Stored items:

BEGIN

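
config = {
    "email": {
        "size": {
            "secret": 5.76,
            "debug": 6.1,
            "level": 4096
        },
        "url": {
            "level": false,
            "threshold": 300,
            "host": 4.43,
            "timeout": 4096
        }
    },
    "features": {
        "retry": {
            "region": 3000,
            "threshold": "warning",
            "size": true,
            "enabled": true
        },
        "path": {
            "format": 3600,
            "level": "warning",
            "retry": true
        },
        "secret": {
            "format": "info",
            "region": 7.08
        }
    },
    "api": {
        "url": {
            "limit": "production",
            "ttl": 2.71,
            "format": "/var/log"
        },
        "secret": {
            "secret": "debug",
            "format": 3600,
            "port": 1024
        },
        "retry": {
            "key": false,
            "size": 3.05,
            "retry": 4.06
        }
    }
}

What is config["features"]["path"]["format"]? 3600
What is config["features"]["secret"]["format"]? "info"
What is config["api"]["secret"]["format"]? 3600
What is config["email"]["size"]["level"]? 4096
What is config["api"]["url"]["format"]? "/var/log"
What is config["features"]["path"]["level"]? "warning"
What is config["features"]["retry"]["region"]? 3000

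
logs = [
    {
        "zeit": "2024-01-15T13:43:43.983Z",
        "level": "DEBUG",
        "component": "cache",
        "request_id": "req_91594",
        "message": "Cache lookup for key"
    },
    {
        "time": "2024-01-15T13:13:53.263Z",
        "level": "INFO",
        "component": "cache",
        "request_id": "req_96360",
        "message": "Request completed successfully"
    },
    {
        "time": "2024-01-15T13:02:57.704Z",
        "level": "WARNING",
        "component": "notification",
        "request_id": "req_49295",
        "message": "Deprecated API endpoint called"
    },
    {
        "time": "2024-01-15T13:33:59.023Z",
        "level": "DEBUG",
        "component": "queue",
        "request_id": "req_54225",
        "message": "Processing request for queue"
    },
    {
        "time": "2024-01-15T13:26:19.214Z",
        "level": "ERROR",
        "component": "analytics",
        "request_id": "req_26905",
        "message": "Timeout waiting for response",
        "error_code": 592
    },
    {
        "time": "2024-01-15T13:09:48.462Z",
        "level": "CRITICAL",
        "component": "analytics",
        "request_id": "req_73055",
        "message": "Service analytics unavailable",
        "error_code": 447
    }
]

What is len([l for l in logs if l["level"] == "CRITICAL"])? 1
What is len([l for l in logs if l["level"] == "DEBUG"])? 2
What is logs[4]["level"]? "ERROR"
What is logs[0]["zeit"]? "2024-01-15T13:43:43.983Z"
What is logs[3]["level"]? "DEBUG"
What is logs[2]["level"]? "WARNING"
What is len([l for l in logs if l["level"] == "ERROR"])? 1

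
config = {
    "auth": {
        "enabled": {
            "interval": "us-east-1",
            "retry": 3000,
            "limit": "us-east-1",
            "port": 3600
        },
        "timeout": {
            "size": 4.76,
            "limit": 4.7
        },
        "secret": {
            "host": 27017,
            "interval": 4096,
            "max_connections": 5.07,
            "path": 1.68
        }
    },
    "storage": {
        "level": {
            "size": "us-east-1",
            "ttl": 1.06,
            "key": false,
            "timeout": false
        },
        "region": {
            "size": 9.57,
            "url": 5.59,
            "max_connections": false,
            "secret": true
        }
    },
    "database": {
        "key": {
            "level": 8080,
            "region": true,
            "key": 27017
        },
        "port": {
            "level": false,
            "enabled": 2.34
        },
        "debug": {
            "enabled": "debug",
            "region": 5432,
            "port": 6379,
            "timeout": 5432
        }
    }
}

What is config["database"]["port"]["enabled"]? 2.34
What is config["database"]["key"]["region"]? True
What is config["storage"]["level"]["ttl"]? 1.06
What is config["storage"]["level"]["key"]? False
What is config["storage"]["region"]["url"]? 5.59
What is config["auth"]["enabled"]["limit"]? "us-east-1"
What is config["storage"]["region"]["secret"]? True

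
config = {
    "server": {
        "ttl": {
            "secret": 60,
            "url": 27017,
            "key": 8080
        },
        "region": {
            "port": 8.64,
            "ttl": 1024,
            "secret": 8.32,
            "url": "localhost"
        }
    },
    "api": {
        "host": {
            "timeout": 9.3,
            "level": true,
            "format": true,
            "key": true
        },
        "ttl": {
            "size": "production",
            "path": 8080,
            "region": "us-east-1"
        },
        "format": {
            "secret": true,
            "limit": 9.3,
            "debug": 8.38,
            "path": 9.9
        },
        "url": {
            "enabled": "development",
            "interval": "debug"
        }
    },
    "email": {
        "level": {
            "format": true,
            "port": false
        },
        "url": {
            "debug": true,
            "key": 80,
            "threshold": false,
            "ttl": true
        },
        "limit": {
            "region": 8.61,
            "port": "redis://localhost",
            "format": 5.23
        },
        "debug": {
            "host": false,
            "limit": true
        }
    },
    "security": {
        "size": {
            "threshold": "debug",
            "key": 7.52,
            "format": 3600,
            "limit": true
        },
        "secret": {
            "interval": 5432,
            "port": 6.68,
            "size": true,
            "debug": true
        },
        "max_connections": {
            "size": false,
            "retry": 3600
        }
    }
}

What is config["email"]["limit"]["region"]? 8.61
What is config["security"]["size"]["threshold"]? "debug"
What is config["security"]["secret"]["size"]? True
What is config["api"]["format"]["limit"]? 9.3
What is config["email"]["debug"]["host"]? False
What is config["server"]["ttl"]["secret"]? 60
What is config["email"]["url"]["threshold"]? False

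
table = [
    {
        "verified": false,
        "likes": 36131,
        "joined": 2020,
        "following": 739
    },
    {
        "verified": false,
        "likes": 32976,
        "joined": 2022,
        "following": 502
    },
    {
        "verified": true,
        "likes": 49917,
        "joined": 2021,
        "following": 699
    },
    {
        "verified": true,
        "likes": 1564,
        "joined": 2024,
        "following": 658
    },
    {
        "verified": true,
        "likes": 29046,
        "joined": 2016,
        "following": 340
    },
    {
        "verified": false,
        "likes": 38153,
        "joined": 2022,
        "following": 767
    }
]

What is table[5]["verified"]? False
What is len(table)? 6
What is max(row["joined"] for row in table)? 2024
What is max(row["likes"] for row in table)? 49917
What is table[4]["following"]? 340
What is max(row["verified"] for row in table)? True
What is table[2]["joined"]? 2021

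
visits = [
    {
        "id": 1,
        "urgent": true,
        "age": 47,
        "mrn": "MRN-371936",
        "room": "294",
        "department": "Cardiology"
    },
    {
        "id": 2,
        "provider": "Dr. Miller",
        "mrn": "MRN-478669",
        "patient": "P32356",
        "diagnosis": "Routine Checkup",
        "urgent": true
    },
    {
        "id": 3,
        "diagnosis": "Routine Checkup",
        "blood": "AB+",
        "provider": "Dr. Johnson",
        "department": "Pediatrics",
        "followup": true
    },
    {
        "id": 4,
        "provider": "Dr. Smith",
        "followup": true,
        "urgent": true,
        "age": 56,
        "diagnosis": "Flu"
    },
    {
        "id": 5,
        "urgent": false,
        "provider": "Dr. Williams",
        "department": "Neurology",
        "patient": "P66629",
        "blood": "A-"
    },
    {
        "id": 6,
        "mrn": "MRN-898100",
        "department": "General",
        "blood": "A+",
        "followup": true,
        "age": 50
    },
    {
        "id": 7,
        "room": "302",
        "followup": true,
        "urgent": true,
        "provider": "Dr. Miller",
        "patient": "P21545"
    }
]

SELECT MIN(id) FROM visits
1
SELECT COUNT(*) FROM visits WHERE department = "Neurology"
1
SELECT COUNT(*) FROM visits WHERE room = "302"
1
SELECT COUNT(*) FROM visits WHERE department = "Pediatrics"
1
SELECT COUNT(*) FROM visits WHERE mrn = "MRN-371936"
1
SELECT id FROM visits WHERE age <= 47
[1]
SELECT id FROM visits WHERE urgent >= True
[1, 2, 4, 7]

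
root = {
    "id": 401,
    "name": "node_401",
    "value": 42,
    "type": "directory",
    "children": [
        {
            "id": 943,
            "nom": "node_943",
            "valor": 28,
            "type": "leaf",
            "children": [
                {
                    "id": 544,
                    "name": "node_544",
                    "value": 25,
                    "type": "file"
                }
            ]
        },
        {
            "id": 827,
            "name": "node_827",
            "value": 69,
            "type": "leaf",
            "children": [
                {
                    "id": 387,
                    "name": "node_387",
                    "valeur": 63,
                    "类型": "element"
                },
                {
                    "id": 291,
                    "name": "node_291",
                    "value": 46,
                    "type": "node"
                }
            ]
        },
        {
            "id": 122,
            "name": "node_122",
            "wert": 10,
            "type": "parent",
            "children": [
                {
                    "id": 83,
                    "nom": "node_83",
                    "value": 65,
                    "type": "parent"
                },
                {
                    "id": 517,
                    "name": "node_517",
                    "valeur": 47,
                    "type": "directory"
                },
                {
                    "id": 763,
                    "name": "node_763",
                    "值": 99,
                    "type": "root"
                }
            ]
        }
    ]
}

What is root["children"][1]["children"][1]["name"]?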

END

▸ Required action:
Extract every line of the records above that contains the word "limit".

▸ Solution to the problem:
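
            "limit": "production",
            "limit": "us-east-1",
            "limit": 4.7
What is config["auth"]["enabled"]["limit"]? "us-east-1"
            "limit": 9.3,
        "limit": {
            "limit": true
            "limit": true
What is config["email"]["limit"]["region"]? 8.61
What is config["api"]["format"]["limit"]? 9.3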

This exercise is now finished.